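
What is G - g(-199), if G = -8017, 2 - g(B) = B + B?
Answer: -8417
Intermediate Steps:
g(B) = 2 - 2*B (g(B) = 2 - (B + B) = 2 - 2*B)
G - g(-199) = -8017 - (2 - 2*(-199)) = -8017 - (2 + 398) = -8017 - 1*400 = -8017 - 400 = -8417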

Aim of the exercise:
Only an exact copy of the data above will do.

Task output:
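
What is G - g(-199), if G = -8017, 2 - g(B) = B + B?
Answer: -8417
Intermediate Steps:
g(B) = 2 - 2*B (g(B) = 2 - (B + B) = 2 - 2*B)
G - g(-199) = -8017 - (2 - 2*(-199)) = -8017 - (2 + 398) = -8017 - 1*400 = -8017 - 400 = -8417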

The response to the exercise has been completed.